Start of Records

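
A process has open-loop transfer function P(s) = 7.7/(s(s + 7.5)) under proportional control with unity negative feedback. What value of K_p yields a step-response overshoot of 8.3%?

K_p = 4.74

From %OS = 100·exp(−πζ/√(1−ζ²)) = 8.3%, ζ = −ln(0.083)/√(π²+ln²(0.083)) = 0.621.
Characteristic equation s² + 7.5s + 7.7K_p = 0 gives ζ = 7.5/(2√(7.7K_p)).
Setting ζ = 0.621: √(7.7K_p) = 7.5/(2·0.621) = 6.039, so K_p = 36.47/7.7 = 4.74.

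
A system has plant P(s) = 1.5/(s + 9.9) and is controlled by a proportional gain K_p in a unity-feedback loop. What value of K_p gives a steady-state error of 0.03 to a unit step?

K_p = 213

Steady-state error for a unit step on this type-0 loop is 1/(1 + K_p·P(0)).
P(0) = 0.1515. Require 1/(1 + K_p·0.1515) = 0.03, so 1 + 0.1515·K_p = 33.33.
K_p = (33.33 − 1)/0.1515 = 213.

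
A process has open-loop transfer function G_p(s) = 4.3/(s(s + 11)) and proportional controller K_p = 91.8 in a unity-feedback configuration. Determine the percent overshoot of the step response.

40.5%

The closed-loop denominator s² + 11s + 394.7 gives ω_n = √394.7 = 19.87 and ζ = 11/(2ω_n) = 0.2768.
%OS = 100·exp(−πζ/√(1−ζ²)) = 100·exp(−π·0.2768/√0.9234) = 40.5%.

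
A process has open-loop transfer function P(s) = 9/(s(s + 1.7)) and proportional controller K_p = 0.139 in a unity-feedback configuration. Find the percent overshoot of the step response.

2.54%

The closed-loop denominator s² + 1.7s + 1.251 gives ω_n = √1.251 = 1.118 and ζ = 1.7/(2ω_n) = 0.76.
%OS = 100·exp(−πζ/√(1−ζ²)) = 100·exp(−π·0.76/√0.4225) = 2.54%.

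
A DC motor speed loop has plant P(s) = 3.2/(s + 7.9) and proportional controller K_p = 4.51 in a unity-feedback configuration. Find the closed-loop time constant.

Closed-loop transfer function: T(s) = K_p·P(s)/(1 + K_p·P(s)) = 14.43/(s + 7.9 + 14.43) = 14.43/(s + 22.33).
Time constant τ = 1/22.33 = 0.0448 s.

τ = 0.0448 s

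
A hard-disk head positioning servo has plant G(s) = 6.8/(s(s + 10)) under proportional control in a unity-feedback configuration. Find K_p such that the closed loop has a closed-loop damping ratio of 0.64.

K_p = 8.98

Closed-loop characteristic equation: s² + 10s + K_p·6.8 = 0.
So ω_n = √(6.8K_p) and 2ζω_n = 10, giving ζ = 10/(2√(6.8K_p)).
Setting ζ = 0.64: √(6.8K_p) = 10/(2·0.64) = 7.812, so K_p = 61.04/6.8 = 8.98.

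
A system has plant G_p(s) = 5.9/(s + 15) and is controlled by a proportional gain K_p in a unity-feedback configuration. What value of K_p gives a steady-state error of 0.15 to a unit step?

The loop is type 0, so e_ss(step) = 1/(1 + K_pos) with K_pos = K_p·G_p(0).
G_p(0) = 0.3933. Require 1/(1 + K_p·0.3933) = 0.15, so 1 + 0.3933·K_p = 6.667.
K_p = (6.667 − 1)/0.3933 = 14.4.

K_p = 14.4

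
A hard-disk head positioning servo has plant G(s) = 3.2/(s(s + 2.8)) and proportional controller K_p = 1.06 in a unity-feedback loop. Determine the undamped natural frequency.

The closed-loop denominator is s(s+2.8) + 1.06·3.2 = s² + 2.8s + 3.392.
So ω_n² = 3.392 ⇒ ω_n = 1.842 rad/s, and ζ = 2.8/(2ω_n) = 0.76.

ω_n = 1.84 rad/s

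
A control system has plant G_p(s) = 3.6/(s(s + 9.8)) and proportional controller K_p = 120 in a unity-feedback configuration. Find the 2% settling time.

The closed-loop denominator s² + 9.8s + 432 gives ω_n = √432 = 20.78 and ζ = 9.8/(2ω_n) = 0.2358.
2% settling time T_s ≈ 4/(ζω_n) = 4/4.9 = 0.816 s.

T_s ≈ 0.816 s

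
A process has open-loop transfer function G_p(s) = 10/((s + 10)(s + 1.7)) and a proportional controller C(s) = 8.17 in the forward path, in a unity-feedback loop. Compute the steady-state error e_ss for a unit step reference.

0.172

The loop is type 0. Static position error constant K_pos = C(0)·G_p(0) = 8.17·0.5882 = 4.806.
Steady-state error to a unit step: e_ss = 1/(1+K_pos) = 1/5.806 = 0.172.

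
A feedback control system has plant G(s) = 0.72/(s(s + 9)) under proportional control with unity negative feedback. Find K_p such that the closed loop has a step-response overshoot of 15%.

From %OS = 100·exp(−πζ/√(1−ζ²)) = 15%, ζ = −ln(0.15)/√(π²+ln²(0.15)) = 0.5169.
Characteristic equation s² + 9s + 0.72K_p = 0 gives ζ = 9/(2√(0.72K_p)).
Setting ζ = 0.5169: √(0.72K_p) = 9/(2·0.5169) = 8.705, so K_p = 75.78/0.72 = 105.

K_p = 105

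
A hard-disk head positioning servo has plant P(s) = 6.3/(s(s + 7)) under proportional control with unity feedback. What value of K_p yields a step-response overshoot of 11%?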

End of Records

**Work instruction:**
Please output the full listing, keeping every character the same.

**Exercise output:**
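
A process has open-loop transfer function P(s) = 7.7/(s(s + 7.5)) under proportional control with unity negative feedback. What value of K_p yields a step-response overshoot of 8.3%?

K_p = 4.74

From %OS = 100·exp(−πζ/√(1−ζ²)) = 8.3%, ζ = −ln(0.083)/√(π²+ln²(0.083)) = 0.621.
Characteristic equation s² + 7.5s + 7.7K_p = 0 gives ζ = 7.5/(2√(7.7K_p)).
Setting ζ = 0.621: √(7.7K_p) = 7.5/(2·0.621) = 6.039, so K_p = 36.47/7.7 = 4.74.

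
A system has plant P(s) = 1.5/(s + 9.9) and is controlled by a proportional gain K_p in a unity-feedback loop. What value of K_p gives a steady-state error of 0.03 to a unit step?

K_p = 213

Steady-state error for a unit step on this type-0 loop is 1/(1 + K_p·P(0)).
P(0) = 0.1515. Require 1/(1 + K_p·0.1515) = 0.03, so 1 + 0.1515·K_p = 33.33.
K_p = (33.33 − 1)/0.1515 = 213.

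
A process has open-loop transfer function G_p(s) = 4.3/(s(s + 11)) and proportional controller K_p = 91.8 in a unity-feedback configuration. Determine the percent overshoot of the step response.

40.5%

The closed-loop denominator s² + 11s + 394.7 gives ω_n = √394.7 = 19.87 and ζ = 11/(2ω_n) = 0.2768.
%OS = 100·exp(−πζ/√(1−ζ²)) = 100·exp(−π·0.2768/√0.9234) = 40.5%.

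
A process has open-loop transfer function P(s) = 9/(s(s + 1.7)) and proportional controller K_p = 0.139 in a unity-feedback configuration. Find the percent overshoot of the step response.

2.54%

The closed-loop denominator s² + 1.7s + 1.251 gives ω_n = √1.251 = 1.118 and ζ = 1.7/(2ω_n) = 0.76.
%OS = 100·exp(−πζ/√(1−ζ²)) = 100·exp(−π·0.76/√0.4225) = 2.54%.

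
A DC motor speed loop has plant P(s) = 3.2/(s + 7.9) and proportional controller K_p = 4.51 in a unity-feedback configuration. Find the closed-loop time constant.

Closed-loop transfer function: T(s) = K_p·P(s)/(1 + K_p·P(s)) = 14.43/(s + 7.9 + 14.43) = 14.43/(s + 22.33).
Time constant τ = 1/22.33 = 0.0448 s.

τ = 0.0448 s

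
A hard-disk head positioning servo has plant G(s) = 6.8/(s(s + 10)) under proportional control in a unity-feedback configuration. Find K_p such that the closed loop has a closed-loop damping ratio of 0.64.

K_p = 8.98

Closed-loop characteristic equation: s² + 10s + K_p·6.8 = 0.
So ω_n = √(6.8K_p) and 2ζω_n = 10, giving ζ = 10/(2√(6.8K_p)).
Setting ζ = 0.64: √(6.8K_p) = 10/(2·0.64) = 7.812, so K_p = 61.04/6.8 = 8.98.

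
A system has plant G_p(s) = 5.9/(s + 15) and is controlled by a proportional gain K_p in a unity-feedback configuration. What value of K_p gives a steady-state error of 0.15 to a unit step?

The loop is type 0, so e_ss(step) = 1/(1 + K_pos) with K_pos = K_p·G_p(0).
G_p(0) = 0.3933. Require 1/(1 + K_p·0.3933) = 0.15, so 1 + 0.3933·K_p = 6.667.
K_p = (6.667 − 1)/0.3933 = 14.4.

K_p = 14.4

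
A hard-disk head positioning servo has plant G(s) = 3.2/(s(s + 2.8)) and proportional controller K_p = 1.06 in a unity-feedback loop. Determine the undamped natural frequency.

The closed-loop denominator is s(s+2.8) + 1.06·3.2 = s² + 2.8s + 3.392.
So ω_n² = 3.392 ⇒ ω_n = 1.842 rad/s, and ζ = 2.8/(2ω_n) = 0.76.

ω_n = 1.84 rad/s

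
A control system has plant G_p(s) = 3.6/(s(s + 9.8)) and proportional controller K_p = 120 in a unity-feedback configuration. Find the 2% settling time.

The closed-loop denominator s² + 9.8s + 432 gives ω_n = √432 = 20.78 and ζ = 9.8/(2ω_n) = 0.2358.
2% settling time T_s ≈ 4/(ζω_n) = 4/4.9 = 0.816 s.

T_s ≈ 0.816 s

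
A process has open-loop transfer function G_p(s) = 10/((s + 10)(s + 1.7)) and a proportional controller C(s) = 8.17 in the forward path, in a unity-feedback loop. Compute the steady-state error e_ss for a unit step reference.

0.172

The loop is type 0. Static position error constant K_pos = C(0)·G_p(0) = 8.17·0.5882 = 4.806.
Steady-state error to a unit step: e_ss = 1/(1+K_pos) = 1/5.806 = 0.172.

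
A feedback control system has plant G(s) = 0.72/(s(s + 9)) under proportional control with unity negative feedback. Find K_p such that the closed loop has a step-response overshoot of 15%.

From %OS = 100·exp(−πζ/√(1−ζ²)) = 15%, ζ = −ln(0.15)/√(π²+ln²(0.15)) = 0.5169.
Characteristic equation s² + 9s + 0.72K_p = 0 gives ζ = 9/(2√(0.72K_p)).
Setting ζ = 0.5169: √(0.72K_p) = 9/(2·0.5169) = 8.705, so K_p = 75.78/0.72 = 105.

K_p = 105

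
A hard-disk head positioning servo has plant P(s) = 6.3/(s(s + 7)) under proportional control with unity feedback. What value of K_p yields a step-response overshoot of 11%?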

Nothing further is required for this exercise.